* Work to be completed:
For each line below, print it again exactly as shown.

(Collected data)
--- --- ---

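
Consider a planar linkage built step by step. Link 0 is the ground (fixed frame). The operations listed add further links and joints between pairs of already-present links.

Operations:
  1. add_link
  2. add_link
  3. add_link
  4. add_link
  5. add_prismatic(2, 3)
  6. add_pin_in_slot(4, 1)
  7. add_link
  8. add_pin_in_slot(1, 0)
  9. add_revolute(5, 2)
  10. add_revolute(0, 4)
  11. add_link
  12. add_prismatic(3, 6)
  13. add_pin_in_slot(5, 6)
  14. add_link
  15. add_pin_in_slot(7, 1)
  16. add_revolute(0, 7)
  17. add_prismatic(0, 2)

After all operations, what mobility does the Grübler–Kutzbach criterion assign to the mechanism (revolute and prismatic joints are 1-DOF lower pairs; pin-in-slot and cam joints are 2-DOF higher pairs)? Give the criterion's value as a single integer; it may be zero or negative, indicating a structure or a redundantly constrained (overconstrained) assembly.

M = 5

(L,J1,J2)=(1,0,0); link0 fixed
link1: (2,0,0)
link2: (3,0,0)
link3: (4,0,0)
link4: (5,0,0)
P 2-3 [J1]: (5,1,0)
PS 4-1 [J2]: (5,1,1)
link5: (6,1,1)
PS 1-0 [J2]: (6,1,2)
R 5-2 [J1]: (6,2,2)
R 0-4 [J1]: (6,3,2)
link6: (7,3,2)
P 3-6 [J1]: (7,4,2)
PS 5-6 [J2]: (7,4,3)
link7: (8,4,3)
PS 7-1 [J2]: (8,4,4)
R 0-7 [J1]: (8,5,4)
P 0-2 [J1]: (8,6,4)
Grübler: 3·7 − 2·6 − 4 = 5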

--- --- ---

* Solution for this task:
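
Consider a planar linkage built step by step. Link 0 is the ground (fixed frame). The operations listed add further links and joints between pairs of already-present links.

Operations:
  1. add_link
  2. add_link
  3. add_link
  4. add_link
  5. add_prismatic(2, 3)
  6. add_pin_in_slot(4, 1)
  7. add_link
  8. add_pin_in_slot(1, 0)
  9. add_revolute(5, 2)
  10. add_revolute(0, 4)
  11. add_link
  12. add_prismatic(3, 6)
  13. add_pin_in_slot(5, 6)
  14. add_link
  15. add_pin_in_slot(7, 1)
  16. add_revolute(0, 7)
  17. add_prismatic(0, 2)

After all operations, what mobility does the Grübler–Kutzbach criterion assign to the mechanism (revolute and prismatic joints are 1-DOF lower pairs; pin-in-slot and cam joints are 2-DOF higher pairs)? Give the criterion's value as a single integer; it may be zero or negative, indicating a structure or a redundantly constrained (overconstrained) assembly.

M = 5

(L,J1,J2)=(1,0,0); link0 fixed
link1: (2,0,0)
link2: (3,0,0)
link3: (4,0,0)
link4: (5,0,0)
P 2-3 [J1]: (5,1,0)
PS 4-1 [J2]: (5,1,1)
link5: (6,1,1)
PS 1-0 [J2]: (6,1,2)
R 5-2 [J1]: (6,2,2)
R 0-4 [J1]: (6,3,2)
link6: (7,3,2)
P 3-6 [J1]: (7,4,2)
PS 5-6 [J2]: (7,4,3)
link7: (8,4,3)
PS 7-1 [J2]: (8,4,4)
R 0-7 [J1]: (8,5,4)
P 0-2 [J1]: (8,6,4)
Grübler: 3·7 − 2·6 − 4 = 5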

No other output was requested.